» Problem details
In the data, find each line where the word "farms" appears and list that line.

» Records
================================

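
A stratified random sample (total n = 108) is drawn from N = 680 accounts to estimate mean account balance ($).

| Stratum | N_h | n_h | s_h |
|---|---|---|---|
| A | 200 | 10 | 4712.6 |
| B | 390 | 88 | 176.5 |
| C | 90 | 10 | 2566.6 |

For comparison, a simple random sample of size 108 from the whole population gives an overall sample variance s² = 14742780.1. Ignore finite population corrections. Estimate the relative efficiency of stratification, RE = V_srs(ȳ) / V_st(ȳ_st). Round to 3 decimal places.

V̂(ȳ_st) = Σ W_h² s_h²/n_h, with W_h = N_h/N and N = 680:
  stratum A: (200/680)²·4712.6²/10 = 192116
  stratum B: (390/680)²·176.5²/88 = 116.444
  stratum C: (90/680)²·2566.6²/10 = 11539.4
V_st = 203772
V_srs = s²/n = 14742780.1/108 = 136507
Relative efficiency = V_srs / V_st = 136507/203772 = 0.6699

RE ≈ 0.670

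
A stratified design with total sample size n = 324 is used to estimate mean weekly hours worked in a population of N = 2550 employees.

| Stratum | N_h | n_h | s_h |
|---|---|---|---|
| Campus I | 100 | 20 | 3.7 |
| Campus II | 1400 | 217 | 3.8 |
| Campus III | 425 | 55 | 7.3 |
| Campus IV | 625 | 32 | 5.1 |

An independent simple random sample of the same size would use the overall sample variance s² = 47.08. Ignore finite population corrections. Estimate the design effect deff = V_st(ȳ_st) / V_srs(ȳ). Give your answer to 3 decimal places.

deff ≈ 0.667

V̂(ȳ_st) = Σ W_h² s_h²/n_h, with W_h = N_h/N and N = 2550:
  stratum Campus I: (100/2550)²·3.7²/20 = 0.00105267
  stratum Campus II: (1400/2550)²·3.8²/217 = 0.0200578
  stratum Campus III: (425/2550)²·7.3²/55 = 0.0269141
  stratum Campus IV: (625/2550)²·5.1²/32 = 0.0488281
V_st = 0.0968527
V_srs = s²/n = 47.08/324 = 0.145309
deff = V_st / V_srs = 0.0968527/0.145309 = 0.6665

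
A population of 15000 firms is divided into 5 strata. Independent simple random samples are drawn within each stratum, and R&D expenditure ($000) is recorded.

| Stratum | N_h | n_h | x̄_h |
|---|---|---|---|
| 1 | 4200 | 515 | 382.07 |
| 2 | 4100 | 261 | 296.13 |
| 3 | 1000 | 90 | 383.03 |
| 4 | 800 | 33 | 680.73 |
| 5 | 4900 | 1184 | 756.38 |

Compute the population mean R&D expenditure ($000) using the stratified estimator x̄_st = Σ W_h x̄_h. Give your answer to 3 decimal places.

N = Σ N_h = 15000. Stratum weights W_h = N_h/N.
x̄_st = (4200·382.07 + 4100·296.13 + 1000·383.03 + 800·680.73 + 4900·756.38) / 15000 = 496.84687

x̄_st ≈ 496.847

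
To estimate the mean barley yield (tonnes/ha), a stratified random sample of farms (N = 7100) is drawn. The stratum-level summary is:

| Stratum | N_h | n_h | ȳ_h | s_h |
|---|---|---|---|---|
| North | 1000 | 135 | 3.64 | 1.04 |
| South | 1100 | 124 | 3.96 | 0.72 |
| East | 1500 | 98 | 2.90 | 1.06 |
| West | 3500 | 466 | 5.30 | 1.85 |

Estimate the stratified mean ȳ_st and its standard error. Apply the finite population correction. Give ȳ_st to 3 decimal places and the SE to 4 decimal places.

ȳ_st = Σ W_h ȳ_h = (1000·3.64 + 1100·3.96 + 1500·2.90 + 3500·5.30)/7100 = 4.35155
V̂(ȳ_st) = Σ W_h² (1 − n_h/N_h) s_h²/n_h, with W_h = N_h/N and N = 7100:
  stratum North: (1000/7100)²·(1 − 135/1000)·1.04²/135 = 0.000137478
  stratum South: (1100/7100)²·(1 − 124/1100)·0.72²/124 = 8.90367e-05
  stratum East: (1500/7100)²·(1 − 98/1500)·1.06²/98 = 0.000478309
  stratum West: (3500/7100)²·(1 − 466/3500)·1.85²/466 = 0.00154712
V̂(ȳ_st) = 0.00225194
SE(ȳ_st) = √0.00225194 = 0.0474547

ȳ_st ≈ 4.352, SE ≈ 0.0475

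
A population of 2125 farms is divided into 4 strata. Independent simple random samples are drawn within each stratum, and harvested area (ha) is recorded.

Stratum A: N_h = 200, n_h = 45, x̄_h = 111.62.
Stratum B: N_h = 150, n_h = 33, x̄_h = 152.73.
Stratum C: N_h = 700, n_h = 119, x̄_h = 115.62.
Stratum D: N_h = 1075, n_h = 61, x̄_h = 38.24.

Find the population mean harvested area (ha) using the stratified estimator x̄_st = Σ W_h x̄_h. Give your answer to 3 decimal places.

N = Σ N_h = 2125. Stratum weights W_h = N_h/N.
x̄_st = (200·111.62 + 150·152.73 + 700·115.62 + 1075·38.24) / 2125 = 78.71788

x̄_st ≈ 78.718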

================================

» Solution to this problem
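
To estimate the mean barley yield (tonnes/ha), a stratified random sample of farms (N = 7100) is drawn. The stratum-level summary is:
A population of 2125 farms is divided into 4 strata. Independent simple random samples are drawn within each stratum, and harvested area (ha) is recorded.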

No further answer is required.